MATERIAL FOR THIS TASK:
"""
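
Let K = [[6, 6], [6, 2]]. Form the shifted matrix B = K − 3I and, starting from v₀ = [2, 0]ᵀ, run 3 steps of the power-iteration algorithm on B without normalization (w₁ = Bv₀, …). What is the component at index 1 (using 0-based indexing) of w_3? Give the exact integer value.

516

B = K − 3I has rows (3, 6); (6, -1)
w1 = Bv₀ = (3·2 + 6·0; 6·2 + (-1)·0) = (6, 12)
w2 = Bw1 = (3·6 + 6·12; 6·6 + (-1)·12) = (90, 24)
w3 = Bw2 = (414, 516)
Requested component of w3: 516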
"""
INSTRUCTIONS TO FOLLOW:
Everything in the material should be repeated exactly as written.

RESPONSE TO THE EXERCISE:
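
Let K = [[6, 6], [6, 2]]. Form the shifted matrix B = K − 3I and, starting from v₀ = [2, 0]ᵀ, run 3 steps of the power-iteration algorithm on B without normalization (w₁ = Bv₀, …). What is the component at index 1 (using 0-based indexing) of w_3? Give the exact integer value.

516

B = K − 3I has rows (3, 6); (6, -1)
w1 = Bv₀ = (3·2 + 6·0; 6·2 + (-1)·0) = (6, 12)
w2 = Bw1 = (3·6 + 6·12; 6·6 + (-1)·12) = (90, 24)
w3 = Bw2 = (414, 516)
Requested component of w3: 516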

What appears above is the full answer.